**EXERCISE REQUIREMENTS:**
When a line in the entries contains the word "maps", copy that line in full.
+++ TASK DATA +++
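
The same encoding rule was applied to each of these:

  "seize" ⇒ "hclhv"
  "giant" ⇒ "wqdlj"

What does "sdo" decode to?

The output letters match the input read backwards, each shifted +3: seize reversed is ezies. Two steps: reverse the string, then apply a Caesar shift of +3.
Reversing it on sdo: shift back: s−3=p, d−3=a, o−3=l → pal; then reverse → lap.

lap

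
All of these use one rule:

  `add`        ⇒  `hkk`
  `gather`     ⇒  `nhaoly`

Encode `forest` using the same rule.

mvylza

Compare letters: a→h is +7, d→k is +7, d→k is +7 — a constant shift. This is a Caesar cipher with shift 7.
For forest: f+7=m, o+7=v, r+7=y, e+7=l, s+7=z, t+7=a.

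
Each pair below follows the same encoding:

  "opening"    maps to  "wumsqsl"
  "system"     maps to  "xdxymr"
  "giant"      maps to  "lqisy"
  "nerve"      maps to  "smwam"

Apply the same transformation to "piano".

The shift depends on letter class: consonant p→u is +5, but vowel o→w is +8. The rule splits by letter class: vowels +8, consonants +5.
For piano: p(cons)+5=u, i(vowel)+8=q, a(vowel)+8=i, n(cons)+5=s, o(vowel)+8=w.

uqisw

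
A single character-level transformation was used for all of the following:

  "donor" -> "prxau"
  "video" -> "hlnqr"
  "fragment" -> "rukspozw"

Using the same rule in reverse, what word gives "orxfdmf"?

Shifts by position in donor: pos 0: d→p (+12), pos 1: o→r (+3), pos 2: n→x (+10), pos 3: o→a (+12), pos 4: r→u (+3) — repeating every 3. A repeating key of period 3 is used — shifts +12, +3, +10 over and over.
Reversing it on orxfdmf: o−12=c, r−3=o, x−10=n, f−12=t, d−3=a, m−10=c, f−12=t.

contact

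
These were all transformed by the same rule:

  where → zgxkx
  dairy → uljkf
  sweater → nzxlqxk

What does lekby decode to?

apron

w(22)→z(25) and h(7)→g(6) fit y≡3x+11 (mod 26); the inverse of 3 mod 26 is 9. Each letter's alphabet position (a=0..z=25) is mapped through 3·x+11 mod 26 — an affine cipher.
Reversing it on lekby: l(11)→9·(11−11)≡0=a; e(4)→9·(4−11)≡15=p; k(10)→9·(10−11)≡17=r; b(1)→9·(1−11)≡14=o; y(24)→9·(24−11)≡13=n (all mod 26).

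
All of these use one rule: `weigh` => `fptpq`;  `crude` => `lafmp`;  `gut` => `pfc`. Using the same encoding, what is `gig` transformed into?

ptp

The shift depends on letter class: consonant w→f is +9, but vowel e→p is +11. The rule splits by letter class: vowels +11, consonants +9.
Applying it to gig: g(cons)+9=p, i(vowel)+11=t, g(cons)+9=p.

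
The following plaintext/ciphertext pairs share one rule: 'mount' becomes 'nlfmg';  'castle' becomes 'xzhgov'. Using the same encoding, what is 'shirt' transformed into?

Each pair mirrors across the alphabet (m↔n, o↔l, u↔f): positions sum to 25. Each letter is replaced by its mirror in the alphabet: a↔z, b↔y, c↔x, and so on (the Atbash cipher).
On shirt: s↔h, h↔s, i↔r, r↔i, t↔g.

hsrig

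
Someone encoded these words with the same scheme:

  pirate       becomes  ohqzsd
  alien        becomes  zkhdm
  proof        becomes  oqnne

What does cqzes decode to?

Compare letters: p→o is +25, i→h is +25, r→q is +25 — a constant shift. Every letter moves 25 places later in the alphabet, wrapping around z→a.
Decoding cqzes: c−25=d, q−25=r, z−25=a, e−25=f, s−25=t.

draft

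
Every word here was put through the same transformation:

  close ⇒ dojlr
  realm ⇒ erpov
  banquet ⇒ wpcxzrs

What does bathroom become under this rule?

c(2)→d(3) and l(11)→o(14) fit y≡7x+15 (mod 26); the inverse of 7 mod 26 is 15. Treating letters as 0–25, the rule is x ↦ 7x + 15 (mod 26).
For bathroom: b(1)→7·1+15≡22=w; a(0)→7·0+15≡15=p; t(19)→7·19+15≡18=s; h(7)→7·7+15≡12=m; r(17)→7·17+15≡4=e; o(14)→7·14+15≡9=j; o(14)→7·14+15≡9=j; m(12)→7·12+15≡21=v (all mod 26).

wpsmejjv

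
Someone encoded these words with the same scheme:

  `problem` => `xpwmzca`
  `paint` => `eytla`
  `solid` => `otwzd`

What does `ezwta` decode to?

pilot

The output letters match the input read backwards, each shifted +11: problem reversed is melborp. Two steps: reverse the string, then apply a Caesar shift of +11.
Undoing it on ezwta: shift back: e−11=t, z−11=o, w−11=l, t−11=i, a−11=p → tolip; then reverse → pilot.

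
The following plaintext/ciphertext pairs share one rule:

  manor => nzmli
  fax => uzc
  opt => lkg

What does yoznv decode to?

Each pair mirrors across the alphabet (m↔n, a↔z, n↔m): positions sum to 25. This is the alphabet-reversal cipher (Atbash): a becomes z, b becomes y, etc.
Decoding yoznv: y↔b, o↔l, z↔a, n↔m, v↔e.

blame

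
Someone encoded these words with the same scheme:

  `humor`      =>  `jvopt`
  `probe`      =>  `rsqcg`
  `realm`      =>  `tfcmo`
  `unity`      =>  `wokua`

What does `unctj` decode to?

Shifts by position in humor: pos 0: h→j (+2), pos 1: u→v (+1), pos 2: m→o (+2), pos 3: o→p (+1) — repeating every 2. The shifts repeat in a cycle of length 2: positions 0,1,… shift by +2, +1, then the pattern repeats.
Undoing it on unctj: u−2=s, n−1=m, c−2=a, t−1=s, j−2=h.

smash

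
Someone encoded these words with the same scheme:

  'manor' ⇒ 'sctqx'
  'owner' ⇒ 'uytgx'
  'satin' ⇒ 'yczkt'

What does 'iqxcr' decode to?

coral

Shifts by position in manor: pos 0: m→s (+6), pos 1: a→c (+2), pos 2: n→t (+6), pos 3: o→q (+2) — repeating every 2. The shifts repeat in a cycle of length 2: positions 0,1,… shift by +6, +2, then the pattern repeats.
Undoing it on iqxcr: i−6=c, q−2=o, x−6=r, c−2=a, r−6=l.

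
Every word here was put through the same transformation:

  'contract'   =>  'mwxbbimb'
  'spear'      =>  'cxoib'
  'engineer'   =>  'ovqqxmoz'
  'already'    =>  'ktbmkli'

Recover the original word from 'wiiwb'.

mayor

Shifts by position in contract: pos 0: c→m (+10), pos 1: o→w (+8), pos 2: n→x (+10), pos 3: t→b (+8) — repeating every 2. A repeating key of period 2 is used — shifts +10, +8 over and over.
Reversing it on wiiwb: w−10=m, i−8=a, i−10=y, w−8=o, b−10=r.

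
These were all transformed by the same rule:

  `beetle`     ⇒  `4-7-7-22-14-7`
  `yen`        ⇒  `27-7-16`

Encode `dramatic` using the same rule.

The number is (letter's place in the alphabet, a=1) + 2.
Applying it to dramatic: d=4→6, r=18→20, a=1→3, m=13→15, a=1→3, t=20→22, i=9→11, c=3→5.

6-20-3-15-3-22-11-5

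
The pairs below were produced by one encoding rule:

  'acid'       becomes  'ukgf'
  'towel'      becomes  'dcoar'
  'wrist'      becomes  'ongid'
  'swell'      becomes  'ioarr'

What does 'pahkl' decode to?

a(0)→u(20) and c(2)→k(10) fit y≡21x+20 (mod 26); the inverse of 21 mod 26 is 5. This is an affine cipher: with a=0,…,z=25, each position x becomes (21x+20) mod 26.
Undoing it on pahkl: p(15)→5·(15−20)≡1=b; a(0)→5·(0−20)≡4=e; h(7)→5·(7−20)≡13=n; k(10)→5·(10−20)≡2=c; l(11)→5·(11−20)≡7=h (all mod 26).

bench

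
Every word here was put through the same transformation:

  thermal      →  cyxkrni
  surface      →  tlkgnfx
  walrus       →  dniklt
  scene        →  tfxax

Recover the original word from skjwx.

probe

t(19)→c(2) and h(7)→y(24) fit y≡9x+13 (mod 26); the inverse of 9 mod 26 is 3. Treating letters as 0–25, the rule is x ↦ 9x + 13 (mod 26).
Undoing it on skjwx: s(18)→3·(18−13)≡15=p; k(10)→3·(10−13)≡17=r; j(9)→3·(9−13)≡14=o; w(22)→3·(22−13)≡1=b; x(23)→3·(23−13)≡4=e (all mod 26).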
+++
**WRITTEN REPLY:**
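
  "opening"    maps to  "wumsqsl"
  "system"     maps to  "xdxymr"
  "giant"      maps to  "lqisy"
  "nerve"      maps to  "smwam"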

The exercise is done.